● **Task brief**
When you reach the line in the data below that contains "How many kg/s", please start repeating lines exactly, and stop after the line that contains "A feed stream T", repeating nothing else.

[[ Exercise material, beginning ]]

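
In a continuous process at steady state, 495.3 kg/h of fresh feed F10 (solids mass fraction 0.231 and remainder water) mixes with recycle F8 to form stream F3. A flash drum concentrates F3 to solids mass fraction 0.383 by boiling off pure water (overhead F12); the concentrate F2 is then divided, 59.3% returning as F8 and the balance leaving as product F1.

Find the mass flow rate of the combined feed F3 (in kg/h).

930.6 kg/h

Overall solids balance (none leaves overhead): solids in fresh feed = solids in product, i.e. 495.3×0.231 = (1−0.593)·F2·0.383.
F2 = 114.41/(0.383×0.407) = 733.98 kg/h.
Recycle F8 = 0.593×733.98 = 435.25 kg/h.
Combined feed F3 = 495.3 + 435.25 = 930.55 kg/h.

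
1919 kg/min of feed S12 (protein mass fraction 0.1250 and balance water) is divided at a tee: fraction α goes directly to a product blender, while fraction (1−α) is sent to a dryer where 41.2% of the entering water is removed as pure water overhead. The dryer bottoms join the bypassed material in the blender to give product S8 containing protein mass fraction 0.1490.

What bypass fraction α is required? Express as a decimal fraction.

All 1919×0.125 = 239.88 kg/min of protein reaches S8, so S8 = 239.88/0.149 = 1609.9 kg/min and vapour = 309.1 kg/min.
The evaporator receives (1−α)·1919 of feed at 0.875 water and removes 0.412 of that water:
0.412×0.875×(1−α)×1919 = 309.1
(1−α) = 309.1/691.8 = 0.4468;  α = 0.5532.

0.553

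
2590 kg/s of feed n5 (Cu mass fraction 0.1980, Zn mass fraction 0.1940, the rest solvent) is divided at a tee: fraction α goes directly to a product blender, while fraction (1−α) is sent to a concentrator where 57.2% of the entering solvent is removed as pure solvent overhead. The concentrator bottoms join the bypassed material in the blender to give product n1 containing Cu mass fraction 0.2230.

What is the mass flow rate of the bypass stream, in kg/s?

1755 kg/s

All 2590×0.198 = 512.82 kg/s of Cu reaches n1, so n1 = 512.82/0.223 = 2299.6 kg/s and vapour = 290.36 kg/s.
The evaporator receives (1−α)·2590 of feed at 0.608 solvent and removes 0.572 of that solvent:
0.572×0.608×(1−α)×2590 = 290.36
(1−α) = 290.36/900.74 = 0.3224;  α = 0.6776.
Bypass flow = 0.6776×2590 = 1755.1 kg/s.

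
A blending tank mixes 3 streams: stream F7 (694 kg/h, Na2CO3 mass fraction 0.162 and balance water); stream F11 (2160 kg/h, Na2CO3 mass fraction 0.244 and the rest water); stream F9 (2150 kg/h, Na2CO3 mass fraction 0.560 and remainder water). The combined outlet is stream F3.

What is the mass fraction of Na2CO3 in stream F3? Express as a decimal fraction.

0.368

Total flow out = 694 + 2160 + 2150 = 5004 kg/h.
Na2CO3 in = 694×0.162 + 2160×0.244 + 2150×0.560 = 1843.5 kg/h.
Na2CO3 mass fraction in F3 = 1843.5/5004 = 0.368.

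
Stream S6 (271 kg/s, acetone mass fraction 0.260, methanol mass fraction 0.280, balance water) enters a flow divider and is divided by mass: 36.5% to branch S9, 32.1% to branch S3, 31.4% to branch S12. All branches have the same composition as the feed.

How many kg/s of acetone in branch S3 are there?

Branch S3 total = 0.321×271 = 86.991 kg/s.
acetone in S3 = 0.260×86.991 = 22.618 kg/s.

22.62 kg/s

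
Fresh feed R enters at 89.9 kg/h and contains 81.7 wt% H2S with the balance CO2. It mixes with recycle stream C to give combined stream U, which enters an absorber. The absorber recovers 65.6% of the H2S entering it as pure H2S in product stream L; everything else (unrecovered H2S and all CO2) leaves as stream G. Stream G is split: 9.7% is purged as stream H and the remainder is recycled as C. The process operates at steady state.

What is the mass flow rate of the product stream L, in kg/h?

69.89 kg/h

H2S in U: m_A = 89.9×0.817 + (1−0.097)·(1−0.656)·m_A, so m_A = 73.448/0.6894 = 106.54 kg/h.
Product L = 0.656×106.54 = 69.893 kg/h.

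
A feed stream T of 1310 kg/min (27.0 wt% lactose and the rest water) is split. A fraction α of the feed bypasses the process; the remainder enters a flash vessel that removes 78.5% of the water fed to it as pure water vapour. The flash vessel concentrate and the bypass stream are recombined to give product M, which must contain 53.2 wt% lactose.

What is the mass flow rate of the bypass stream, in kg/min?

184.2 kg/min

All 1310×0.270 = 353.7 kg/min of lactose reaches M, so M = 353.7/0.532 = 664.85 kg/min and vapour = 645.15 kg/min.
The evaporator receives (1−α)·1310 of feed at 0.730 water and removes 0.785 of that water:
0.785×0.730×(1−α)×1310 = 645.15
(1−α) = 645.15/750.7 = 0.8594;  α = 0.1406.
Bypass flow = 0.1406×1310 = 184.18 kg/min.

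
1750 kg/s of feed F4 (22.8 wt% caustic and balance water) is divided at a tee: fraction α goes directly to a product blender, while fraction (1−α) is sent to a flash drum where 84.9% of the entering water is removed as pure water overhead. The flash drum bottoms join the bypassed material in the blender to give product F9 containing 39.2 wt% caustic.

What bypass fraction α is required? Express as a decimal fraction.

All 1750×0.228 = 399 kg/s of caustic reaches F9, so F9 = 399/0.392 = 1017.9 kg/s and vapour = 732.14 kg/s.
The evaporator receives (1−α)·1750 of feed at 0.772 water and removes 0.849 of that water:
0.849×0.772×(1−α)×1750 = 732.14
(1−α) = 732.14/1147 = 0.6383;  α = 0.3617.

0.362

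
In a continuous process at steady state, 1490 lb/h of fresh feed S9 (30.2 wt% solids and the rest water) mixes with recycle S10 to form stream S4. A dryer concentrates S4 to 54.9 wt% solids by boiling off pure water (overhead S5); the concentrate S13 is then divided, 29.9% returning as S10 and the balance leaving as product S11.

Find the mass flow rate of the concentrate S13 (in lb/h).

1169 lb/h

Overall solids balance (none leaves overhead): solids in fresh feed = solids in product, i.e. 1490×0.302 = (1−0.299)·S13·0.549.
S13 = 449.98/(0.549×0.701) = 1169.2 lb/h.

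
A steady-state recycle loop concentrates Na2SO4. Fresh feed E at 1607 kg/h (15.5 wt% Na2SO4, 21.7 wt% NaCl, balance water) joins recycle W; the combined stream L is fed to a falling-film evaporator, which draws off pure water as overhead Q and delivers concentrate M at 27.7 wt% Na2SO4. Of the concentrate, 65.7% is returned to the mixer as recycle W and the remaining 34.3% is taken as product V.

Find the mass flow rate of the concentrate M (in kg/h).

2622 kg/h

Overall Na2SO4 balance (none leaves overhead): Na2SO4 in fresh feed = Na2SO4 in product, i.e. 1607×0.155 = (1−0.657)·M·0.277.
M = 249.09/(0.277×0.343) = 2621.6 kg/h.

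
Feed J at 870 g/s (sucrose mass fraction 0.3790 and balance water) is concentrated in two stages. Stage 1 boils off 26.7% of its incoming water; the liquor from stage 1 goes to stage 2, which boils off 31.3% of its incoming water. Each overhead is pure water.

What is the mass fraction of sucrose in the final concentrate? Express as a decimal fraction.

water in feed = 870×0.621 = 540.27 g/s.
After stage 1: water left = (1−0.267)×540.27 = 396.02; stream total = 725.75 g/s.
After stage 2: water left = (1−0.313)×396.02 = 272.06; final concentrate = 601.79 g/s.
sucrose fraction = 329.73/601.79 = 0.5479.

0.5479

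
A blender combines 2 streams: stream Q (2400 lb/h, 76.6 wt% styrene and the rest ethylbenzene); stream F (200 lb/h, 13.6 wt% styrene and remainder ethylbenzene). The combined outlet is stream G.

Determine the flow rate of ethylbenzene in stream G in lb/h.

734.4 lb/h

ethylbenzene out = ethylbenzene in = 2400×0.234 + 200×0.864 = 734.4 lb/h.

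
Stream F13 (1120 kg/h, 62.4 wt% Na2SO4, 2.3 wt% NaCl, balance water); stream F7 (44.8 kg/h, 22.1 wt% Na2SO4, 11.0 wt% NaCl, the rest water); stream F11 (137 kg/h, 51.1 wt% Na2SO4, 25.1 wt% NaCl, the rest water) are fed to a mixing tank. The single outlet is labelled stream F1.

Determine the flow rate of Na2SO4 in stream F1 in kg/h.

Na2SO4 out = Na2SO4 in = 1120×0.624 + 44.8×0.221 + 137×0.511 = 778.79 kg/h.

778.8 kg/h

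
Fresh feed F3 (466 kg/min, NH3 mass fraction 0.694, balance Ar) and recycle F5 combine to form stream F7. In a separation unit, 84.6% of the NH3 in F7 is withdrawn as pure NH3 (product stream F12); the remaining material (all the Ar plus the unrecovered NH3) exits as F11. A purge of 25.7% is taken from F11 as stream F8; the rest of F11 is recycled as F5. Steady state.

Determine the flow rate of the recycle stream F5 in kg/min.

454 kg/min

Ar enters only via F3 and leaves only via the purge: 466×0.306 = 0.257×(Ar in F11), and the separation unit passes all Ar, so Ar in F7 = Ar in F11 = 554.85 kg/min.
NH3 in F7: m_A = 466×0.694 + (1−0.257)·(1−0.846)·m_A, so m_A = 323.4/0.8856 = 365.19 kg/min.
F11 = (1−0.846)×365.19 + 554.85 = 611.09 kg/min.
Recycle F5 = (1−0.257)×611.09 = 454.04 kg/min.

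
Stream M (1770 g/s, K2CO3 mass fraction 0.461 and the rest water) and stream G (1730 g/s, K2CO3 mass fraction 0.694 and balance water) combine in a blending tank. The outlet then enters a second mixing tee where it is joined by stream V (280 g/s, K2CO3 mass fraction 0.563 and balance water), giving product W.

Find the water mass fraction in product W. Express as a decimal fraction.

0.425

Overall, product flow = 3780 g/s.
water in = 1770×0.539 + 1730×0.306 + 280×0.437 = 1605.8 g/s.
water fraction in W = 0.425.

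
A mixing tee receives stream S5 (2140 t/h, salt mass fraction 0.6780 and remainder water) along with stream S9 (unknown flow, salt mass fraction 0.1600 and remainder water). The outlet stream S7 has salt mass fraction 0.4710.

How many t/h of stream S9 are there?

Let S9 be the unknown flow. Total out = 2140 + S9.
salt balance: 1450.9 + 0.160·S9 = 0.471·(2140 + S9)
(0.160 − 0.471)·S9 = 0.471×2140 − 1450.9 = -442.98
S9 = -442.98 / -0.311 = 1424.4 t/h

1424 t/h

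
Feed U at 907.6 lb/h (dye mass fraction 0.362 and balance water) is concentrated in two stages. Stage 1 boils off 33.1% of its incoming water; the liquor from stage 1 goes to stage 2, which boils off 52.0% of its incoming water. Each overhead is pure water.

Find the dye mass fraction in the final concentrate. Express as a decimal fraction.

water in feed = 907.6×0.638 = 579.05 lb/h.
After stage 1: water left = (1−0.331)×579.05 = 387.38; stream total = 715.93 lb/h.
After stage 2: water left = (1−0.520)×387.38 = 185.94; final concentrate = 514.5 lb/h.
dye fraction = 328.55/514.5 = 0.639.

0.639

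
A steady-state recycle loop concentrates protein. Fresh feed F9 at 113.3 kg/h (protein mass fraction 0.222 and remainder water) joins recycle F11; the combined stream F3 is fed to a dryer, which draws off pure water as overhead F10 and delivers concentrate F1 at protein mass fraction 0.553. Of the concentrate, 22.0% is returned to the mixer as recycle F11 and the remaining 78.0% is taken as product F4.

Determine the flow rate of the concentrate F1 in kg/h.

Overall protein balance (none leaves overhead): protein in fresh feed = protein in product, i.e. 113.3×0.222 = (1−0.220)·F1·0.553.
F1 = 25.153/(0.553×0.780) = 58.313 kg/h.

58.31 kg/h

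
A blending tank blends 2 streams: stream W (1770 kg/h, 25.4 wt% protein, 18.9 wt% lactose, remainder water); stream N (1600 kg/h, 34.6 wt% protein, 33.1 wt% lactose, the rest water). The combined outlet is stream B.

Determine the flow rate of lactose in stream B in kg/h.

lactose out = lactose in = 1770×0.189 + 1600×0.331 = 864.13 kg/h.

864.1 kg/h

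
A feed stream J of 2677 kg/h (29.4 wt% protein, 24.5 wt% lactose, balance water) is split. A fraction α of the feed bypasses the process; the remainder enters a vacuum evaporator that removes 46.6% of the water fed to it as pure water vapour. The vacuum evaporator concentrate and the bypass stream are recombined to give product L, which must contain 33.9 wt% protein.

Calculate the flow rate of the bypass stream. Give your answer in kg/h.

All 2677×0.294 = 787.04 kg/h of protein reaches L, so L = 787.04/0.339 = 2321.6 kg/h and vapour = 355.35 kg/h.
The evaporator receives (1−α)·2677 of feed at 0.461 water and removes 0.466 of that water:
0.466×0.461×(1−α)×2677 = 355.35
(1−α) = 355.35/575.09 = 0.6179;  α = 0.3821.
Bypass flow = 0.3821×2677 = 1022.9 kg/h.

1023 kg/h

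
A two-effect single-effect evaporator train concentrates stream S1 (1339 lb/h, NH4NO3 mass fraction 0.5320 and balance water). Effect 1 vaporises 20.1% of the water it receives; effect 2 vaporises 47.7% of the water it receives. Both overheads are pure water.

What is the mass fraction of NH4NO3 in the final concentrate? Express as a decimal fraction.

water in feed = 1339×0.468 = 626.65 lb/h.
After stage 1: water left = (1−0.201)×626.65 = 500.69; stream total = 1213 lb/h.
After stage 2: water left = (1−0.477)×500.69 = 261.86; final concentrate = 974.21 lb/h.
NH4NO3 fraction = 712.35/974.21 = 0.7312.

0.7312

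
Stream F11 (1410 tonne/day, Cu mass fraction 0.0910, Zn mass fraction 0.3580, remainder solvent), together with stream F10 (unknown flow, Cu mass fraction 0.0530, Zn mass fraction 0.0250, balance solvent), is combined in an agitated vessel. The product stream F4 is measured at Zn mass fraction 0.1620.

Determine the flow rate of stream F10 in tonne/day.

Let F10 be the unknown flow. Total out = 1410 + F10.
Zn balance: 504.78 + 0.025·F10 = 0.162·(1410 + F10)
(0.025 − 0.162)·F10 = 0.162×1410 − 504.78 = -276.36
F10 = -276.36 / -0.137 = 2017.2 tonne/day

2017 tonne/day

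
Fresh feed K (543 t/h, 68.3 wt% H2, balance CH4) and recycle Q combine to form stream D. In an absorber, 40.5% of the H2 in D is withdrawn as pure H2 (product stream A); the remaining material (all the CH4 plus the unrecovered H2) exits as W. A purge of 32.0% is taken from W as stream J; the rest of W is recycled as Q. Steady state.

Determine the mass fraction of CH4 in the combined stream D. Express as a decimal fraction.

0.463

CH4 enters only via K and leaves only via the purge: 543×0.317 = 0.320×(CH4 in W), and the absorber passes all CH4, so CH4 in D = CH4 in W = 537.91 t/h.
H2 in D: m_A = 543×0.683 + (1−0.320)·(1−0.405)·m_A, so m_A = 370.87/0.5954 = 622.89 t/h.
D = 622.89 + 537.91 = 1160.8 t/h.
CH4 fraction in D = 537.91/1160.8 = 0.463.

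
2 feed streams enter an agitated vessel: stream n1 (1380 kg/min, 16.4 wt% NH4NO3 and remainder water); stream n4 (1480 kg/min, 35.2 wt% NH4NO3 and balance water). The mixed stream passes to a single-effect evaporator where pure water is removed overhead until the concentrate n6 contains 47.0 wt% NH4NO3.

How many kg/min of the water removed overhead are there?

1270 kg/min

NH4NO3 entering = 1380×0.164 + 1480×0.352 = 747.28 kg/min.
All NH4NO3 reports to n6, so n6 = 747.28/0.470 = 1590 kg/min.
Total feed = 2860 kg/min; overhead = 2860 − 1590 = 1270 kg/min.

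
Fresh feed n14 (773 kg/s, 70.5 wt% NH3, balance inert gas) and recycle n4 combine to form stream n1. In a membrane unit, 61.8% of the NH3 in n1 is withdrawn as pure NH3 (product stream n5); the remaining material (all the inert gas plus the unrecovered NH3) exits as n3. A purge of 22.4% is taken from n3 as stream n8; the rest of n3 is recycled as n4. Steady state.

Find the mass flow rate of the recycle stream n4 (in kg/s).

1020 kg/s

inert gas enters only via n14 and leaves only via the purge: 773×0.295 = 0.224×(inert gas in n3), and the membrane unit passes all inert gas, so inert gas in n1 = inert gas in n3 = 1018 kg/s.
NH3 in n1: m_A = 773×0.705 + (1−0.224)·(1−0.618)·m_A, so m_A = 544.96/0.7036 = 774.57 kg/s.
n3 = (1−0.618)×774.57 + 1018 = 1313.9 kg/s.
Recycle n4 = (1−0.224)×1313.9 = 1019.6 kg/s.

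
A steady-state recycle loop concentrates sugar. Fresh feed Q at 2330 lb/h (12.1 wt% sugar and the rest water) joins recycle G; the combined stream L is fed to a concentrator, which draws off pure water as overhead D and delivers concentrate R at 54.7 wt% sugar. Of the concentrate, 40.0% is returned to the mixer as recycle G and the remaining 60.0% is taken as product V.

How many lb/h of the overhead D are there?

Overall sugar balance (none leaves overhead): sugar in fresh feed = sugar in product, i.e. 2330×0.121 = (1−0.400)·R·0.547.
R = 281.93/(0.547×0.600) = 859.02 lb/h.
Recycle G = 0.400×859.02 = 343.61 lb/h.
Combined feed L = 2330 + 343.61 = 2673.6 lb/h.
Overhead D = L − R = 2673.6 − 859.02 = 1814.6 lb/h.

1815 lb/h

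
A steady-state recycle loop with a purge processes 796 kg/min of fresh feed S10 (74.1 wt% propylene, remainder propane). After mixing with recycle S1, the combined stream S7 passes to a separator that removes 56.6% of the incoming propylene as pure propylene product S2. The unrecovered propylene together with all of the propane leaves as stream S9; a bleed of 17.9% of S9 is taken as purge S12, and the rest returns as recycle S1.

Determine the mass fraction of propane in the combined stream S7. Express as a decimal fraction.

propane enters only via S10 and leaves only via the purge: 796×0.259 = 0.179×(propane in S9), and the separator passes all propane, so propane in S7 = propane in S9 = 1151.8 kg/min.
propylene in S7: m_A = 796×0.741 + (1−0.179)·(1−0.566)·m_A, so m_A = 589.84/0.6437 = 916.34 kg/min.
S7 = 916.34 + 1151.8 = 2068.1 kg/min.
propane fraction in S7 = 1151.8/2068.1 = 0.557.

0.557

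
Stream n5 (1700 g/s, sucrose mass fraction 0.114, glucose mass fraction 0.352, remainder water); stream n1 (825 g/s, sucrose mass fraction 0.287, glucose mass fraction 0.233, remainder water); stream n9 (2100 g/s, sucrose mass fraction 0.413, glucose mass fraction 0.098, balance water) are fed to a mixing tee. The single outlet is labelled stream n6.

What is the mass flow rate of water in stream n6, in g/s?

2331 g/s

water out = water in = 1700×0.534 + 825×0.480 + 2100×0.489 = 2330.7 g/s.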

[[ Exercise material, end ]]

● **Exercise answer**
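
How many kg/s of acetone in branch S3 are there?

Branch S3 total = 0.321×271 = 86.991 kg/s.
acetone in S3 = 0.260×86.991 = 22.618 kg/s.

22.62 kg/s

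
Fresh feed R enters at 89.9 kg/h and contains 81.7 wt% H2S with the balance CO2. It mixes with recycle stream C to give combined stream U, which enters an absorber. The absorber recovers 65.6% of the H2S entering it as pure H2S in product stream L; everything else (unrecovered H2S and all CO2) leaves as stream G. Stream G is split: 9.7% is purged as stream H and the remainder is recycled as C. The process operates at steady state.

What is the mass flow rate of the product stream L, in kg/h?

69.89 kg/h

H2S in U: m_A = 89.9×0.817 + (1−0.097)·(1−0.656)·m_A, so m_A = 73.448/0.6894 = 106.54 kg/h.
Product L = 0.656×106.54 = 69.893 kg/h.

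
A feed stream T of 1310 kg/min (27.0 wt% lactose and the rest water) is split. A fraction α of the feed bypasses the process; the remainder enters a flash vessel that removes 78.5% of the water fed to it as pure water vapour. The flash vessel concentrate and the bypass stream are recombined to give product M, which must contain 53.2 wt% lactose.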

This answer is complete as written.